◆ Task:
Reproduce exactly the line containing "arm? Round up to the next integer." and every line after it, through the last line of the records below; add nothing.

◆ Input records:
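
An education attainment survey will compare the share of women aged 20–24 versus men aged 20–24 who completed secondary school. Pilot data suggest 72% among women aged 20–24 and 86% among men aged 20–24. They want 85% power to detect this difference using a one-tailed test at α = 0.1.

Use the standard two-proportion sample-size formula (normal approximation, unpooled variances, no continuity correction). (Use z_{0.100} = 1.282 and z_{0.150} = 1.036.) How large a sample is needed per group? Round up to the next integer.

n = (z_α + z_β)² · [p₁(1−p₁) + p₂(1−p₂)] / (p₁ − p₂)²
  = (1.282 + 1.036)² · (0.72·0.28 + 0.86·0.14) / (-0.14)²
  = (2.318)² · (0.2016 + 0.1204) / 0.0196
  = 5.3731 · 0.3220 / 0.0196
  = 88.27
Round up → n = 89 per group.

n = 89 per group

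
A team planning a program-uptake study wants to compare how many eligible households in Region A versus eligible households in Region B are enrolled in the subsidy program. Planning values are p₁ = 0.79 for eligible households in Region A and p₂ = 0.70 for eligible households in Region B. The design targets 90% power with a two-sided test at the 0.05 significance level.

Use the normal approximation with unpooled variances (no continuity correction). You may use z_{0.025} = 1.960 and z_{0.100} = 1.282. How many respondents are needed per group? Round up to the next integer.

n = 488 per group

n = (z_{α/2} + z_β)² · [p₁(1−p₁) + p₂(1−p₂)] / (p₁ − p₂)²
  = (1.960 + 1.282)² · (0.79·0.21 + 0.70·0.30) / (0.09)²
  = (3.242)² · (0.1659 + 0.2100) / 0.0081
  = 10.5106 · 0.3759 / 0.0081
  = 487.77
Round up → n = 488 per group.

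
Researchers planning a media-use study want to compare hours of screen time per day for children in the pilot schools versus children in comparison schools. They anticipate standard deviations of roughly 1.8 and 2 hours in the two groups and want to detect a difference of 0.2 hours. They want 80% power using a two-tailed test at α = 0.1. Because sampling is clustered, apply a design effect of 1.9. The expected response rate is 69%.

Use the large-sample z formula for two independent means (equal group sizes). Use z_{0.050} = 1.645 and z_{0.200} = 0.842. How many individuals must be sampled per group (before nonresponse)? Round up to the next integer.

n = 3083 per group

n = (z_{α/2} + z_β)² · (σ₁² + σ₂²) / δ²
  = (1.645 + 0.842)² · (1.8² + 2² = 7.24) / 0.2²
  = 6.1852 · 7.24 / 0.04
  = 1119.52
Design effect: 1.9 × 1119.52 = 2127.08.
Adjust for 69% response: 2127.08 / 0.69 = 3082.72.
Round up → n = 3083 per group.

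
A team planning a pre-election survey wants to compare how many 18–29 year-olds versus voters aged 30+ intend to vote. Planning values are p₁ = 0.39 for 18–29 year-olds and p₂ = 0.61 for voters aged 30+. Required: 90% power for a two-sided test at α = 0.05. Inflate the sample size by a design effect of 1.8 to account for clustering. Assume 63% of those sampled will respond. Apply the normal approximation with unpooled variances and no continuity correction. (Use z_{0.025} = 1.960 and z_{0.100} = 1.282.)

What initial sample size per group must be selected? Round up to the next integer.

n = 296 per group

n = (z_{α/2} + z_β)² · [p₁(1−p₁) + p₂(1−p₂)] / (p₁ − p₂)²
  = (1.960 + 1.282)² · (0.39·0.61 + 0.61·0.39) / (-0.22)²
  = (3.242)² · (0.2379 + 0.2379) / 0.0484
  = 10.5106 · 0.4758 / 0.0484
  = 103.32
Design effect: 1.8 × 103.32 = 185.98.
Adjust for 63% response: 185.98 / 0.63 = 295.21.
Round up → n = 296 per group.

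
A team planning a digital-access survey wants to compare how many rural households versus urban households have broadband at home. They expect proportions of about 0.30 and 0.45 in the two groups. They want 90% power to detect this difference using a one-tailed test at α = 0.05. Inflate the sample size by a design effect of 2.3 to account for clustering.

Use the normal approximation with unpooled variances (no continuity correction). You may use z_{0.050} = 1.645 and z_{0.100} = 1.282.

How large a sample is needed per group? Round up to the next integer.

n = (z_α + z_β)² · [p₁(1−p₁) + p₂(1−p₂)] / (p₁ − p₂)²
  = (1.645 + 1.282)² · (0.30·0.70 + 0.45·0.55) / (-0.15)²
  = (2.927)² · (0.2100 + 0.2475) / 0.0225
  = 8.5673 · 0.4575 / 0.0225
  = 174.20
Design effect: 2.3 × 174.20 = 400.67.
Round up → n = 401 per group.

n = 401 per group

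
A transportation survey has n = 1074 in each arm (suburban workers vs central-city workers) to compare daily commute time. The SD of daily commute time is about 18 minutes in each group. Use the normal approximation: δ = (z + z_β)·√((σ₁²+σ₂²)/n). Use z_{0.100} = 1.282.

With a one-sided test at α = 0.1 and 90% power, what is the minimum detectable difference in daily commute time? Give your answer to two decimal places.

Minimum detectable difference ≈ 1.99 minutes

δ = (z_α + z_β) · √((σ₁²+σ₂²)/n)
  = (1.282 + 1.282) · √(648/1074)
  = 2.564 · √0.60335
  = 2.564 · 0.7768
  = 1.9916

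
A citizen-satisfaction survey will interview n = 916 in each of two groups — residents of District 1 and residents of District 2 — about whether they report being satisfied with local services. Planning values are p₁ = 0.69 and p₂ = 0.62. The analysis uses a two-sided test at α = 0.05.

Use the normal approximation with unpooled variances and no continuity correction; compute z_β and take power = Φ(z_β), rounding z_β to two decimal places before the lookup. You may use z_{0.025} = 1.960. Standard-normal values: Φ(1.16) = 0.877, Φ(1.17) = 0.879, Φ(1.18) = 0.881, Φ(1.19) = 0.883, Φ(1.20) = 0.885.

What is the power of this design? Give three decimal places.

Power ≈ 0.885

z_β = |p₁−p₂|·√(n/[p₁q₁+p₂q₂]) − z_{α/2}
    = 0.07 · √(916/0.4495) − 1.960
    = 0.07 · 45.1422 − 1.960
    = 3.1600 − 1.960 = 1.2000 → 1.20
Power = Φ(1.20) = 0.885.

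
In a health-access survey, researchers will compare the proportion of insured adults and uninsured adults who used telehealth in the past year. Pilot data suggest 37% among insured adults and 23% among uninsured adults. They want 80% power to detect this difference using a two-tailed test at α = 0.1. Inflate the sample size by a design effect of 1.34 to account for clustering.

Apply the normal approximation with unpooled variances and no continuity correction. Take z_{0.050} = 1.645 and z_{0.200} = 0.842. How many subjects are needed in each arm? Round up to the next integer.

n = 174 per group

n = (z_{α/2} + z_β)² · [p₁(1−p₁) + p₂(1−p₂)] / (p₁ − p₂)²
  = (1.645 + 0.842)² · (0.37·0.63 + 0.23·0.77) / (0.14)²
  = (2.487)² · (0.2331 + 0.1771) / 0.0196
  = 6.1852 · 0.4102 / 0.0196
  = 129.45
Design effect: 1.34 × 129.45 = 173.46.
Round up → n = 174 per group.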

◆ Task solution:
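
Apply the normal approximation with unpooled variances and no continuity correction. Take z_{0.050} = 1.645 and z_{0.200} = 0.842. How many subjects are needed in each arm? Round up to the next integer.

n = 174 per group

n = (z_{α/2} + z_β)² · [p₁(1−p₁) + p₂(1−p₂)] / (p₁ − p₂)²
  = (1.645 + 0.842)² · (0.37·0.63 + 0.23·0.77) / (0.14)²
  = (2.487)² · (0.2331 + 0.1771) / 0.0196
  = 6.1852 · 0.4102 / 0.0196
  = 129.45
Design effect: 1.34 × 129.45 = 173.46.
Round up → n = 174 per group.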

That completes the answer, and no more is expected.